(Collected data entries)
####
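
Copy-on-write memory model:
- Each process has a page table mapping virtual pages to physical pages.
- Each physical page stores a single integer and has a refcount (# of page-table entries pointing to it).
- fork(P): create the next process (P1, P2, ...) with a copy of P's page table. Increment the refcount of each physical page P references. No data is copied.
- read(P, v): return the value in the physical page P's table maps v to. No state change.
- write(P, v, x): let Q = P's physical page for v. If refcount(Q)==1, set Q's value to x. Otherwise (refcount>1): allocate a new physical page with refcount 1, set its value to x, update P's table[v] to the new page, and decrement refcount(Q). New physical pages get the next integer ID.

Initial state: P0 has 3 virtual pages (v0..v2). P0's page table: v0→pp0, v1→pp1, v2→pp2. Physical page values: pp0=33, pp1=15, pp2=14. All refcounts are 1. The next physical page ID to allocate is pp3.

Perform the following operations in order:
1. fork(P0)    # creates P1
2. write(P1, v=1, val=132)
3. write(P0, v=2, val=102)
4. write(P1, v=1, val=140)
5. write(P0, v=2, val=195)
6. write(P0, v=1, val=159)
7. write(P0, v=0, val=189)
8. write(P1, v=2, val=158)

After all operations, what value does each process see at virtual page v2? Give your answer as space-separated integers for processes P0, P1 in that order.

Answer: 195 158

Derivation:
Op 1: fork(P0) -> P1. 3 ppages; refcounts: pp0:2 pp1:2 pp2:2
Op 2: write(P1, v1, 132). refcount(pp1)=2>1 -> COPY to pp3. 4 ppages; refcounts: pp0:2 pp1:1 pp2:2 pp3:1
Op 3: write(P0, v2, 102). refcount(pp2)=2>1 -> COPY to pp4. 5 ppages; refcounts: pp0:2 pp1:1 pp2:1 pp3:1 pp4:1
Op 4: write(P1, v1, 140). refcount(pp3)=1 -> write in place. 5 ppages; refcounts: pp0:2 pp1:1 pp2:1 pp3:1 pp4:1
Op 5: write(P0, v2, 195). refcount(pp4)=1 -> write in place. 5 ppages; refcounts: pp0:2 pp1:1 pp2:1 pp3:1 pp4:1
Op 6: write(P0, v1, 159). refcount(pp1)=1 -> write in place. 5 ppages; refcounts: pp0:2 pp1:1 pp2:1 pp3:1 pp4:1
Op 7: write(P0, v0, 189). refcount(pp0)=2>1 -> COPY to pp5. 6 ppages; refcounts: pp0:1 pp1:1 pp2:1 pp3:1 pp4:1 pp5:1
Op 8: write(P1, v2, 158). refcount(pp2)=1 -> write in place. 6 ppages; refcounts: pp0:1 pp1:1 pp2:1 pp3:1 pp4:1 pp5:1
P0: v2 -> pp4 = 195
P1: v2 -> pp2 = 158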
####
* _Brief_
Across all the records above, count the lines that contain "allocate" and reply with only the number.

* _Result of this task_
2